_How to complete this task_. Please print each entry below exactly as it reads.

(Source data)

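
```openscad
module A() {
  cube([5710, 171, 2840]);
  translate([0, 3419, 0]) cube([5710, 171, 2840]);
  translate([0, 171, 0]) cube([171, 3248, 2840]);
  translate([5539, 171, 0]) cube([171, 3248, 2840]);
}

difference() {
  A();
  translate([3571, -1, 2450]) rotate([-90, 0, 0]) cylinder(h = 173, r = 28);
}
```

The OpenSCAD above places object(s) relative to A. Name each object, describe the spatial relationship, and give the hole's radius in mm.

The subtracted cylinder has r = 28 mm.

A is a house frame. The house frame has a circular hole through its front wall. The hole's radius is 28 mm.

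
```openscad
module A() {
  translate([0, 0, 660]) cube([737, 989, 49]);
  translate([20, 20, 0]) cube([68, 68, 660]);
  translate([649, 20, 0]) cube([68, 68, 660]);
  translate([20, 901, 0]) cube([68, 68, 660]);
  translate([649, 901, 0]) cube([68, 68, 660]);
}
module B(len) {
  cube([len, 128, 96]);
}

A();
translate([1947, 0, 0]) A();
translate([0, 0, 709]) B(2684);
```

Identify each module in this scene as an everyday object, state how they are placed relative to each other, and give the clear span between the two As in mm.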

_Written answer_.
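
```openscad
module A() {
  cube([5710, 171, 2840]);
  translate([0, 3419, 0]) cube([5710, 171, 2840]);
  translate([0, 171, 0]) cube([171, 3248, 2840]);
  translate([5539, 171, 0]) cube([171, 3248, 2840]);
}

difference() {
  A();
  translate([3571, -1, 2450]) rotate([-90, 0, 0]) cylinder(h = 173, r = 28);
}
```

The OpenSCAD above places object(s) relative to A. Name each object, describe the spatial relationship, and give the hole's radius in mm.

The subtracted cylinder has r = 28 mm.

A is a house frame. The house frame has a circular hole through its front wall. The hole's radius is 28 mm.

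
```openscad
module A() {
  translate([0, 0, 660]) cube([737, 989, 49]);
  translate([20, 20, 0]) cube([68, 68, 660]);
  translate([649, 20, 0]) cube([68, 68, 660]);
  translate([20, 901, 0]) cube([68, 68, 660]);
  translate([649, 901, 0]) cube([68, 68, 660]);
}
module B(len) {
  cube([len, 128, 96]);
}

A();
translate([1947, 0, 0]) A();
translate([0, 0, 709]) B(2684);
```

Identify each module in this scene as an everyday object, state how they are placed relative to each other, and give the clear span between the two As in mm.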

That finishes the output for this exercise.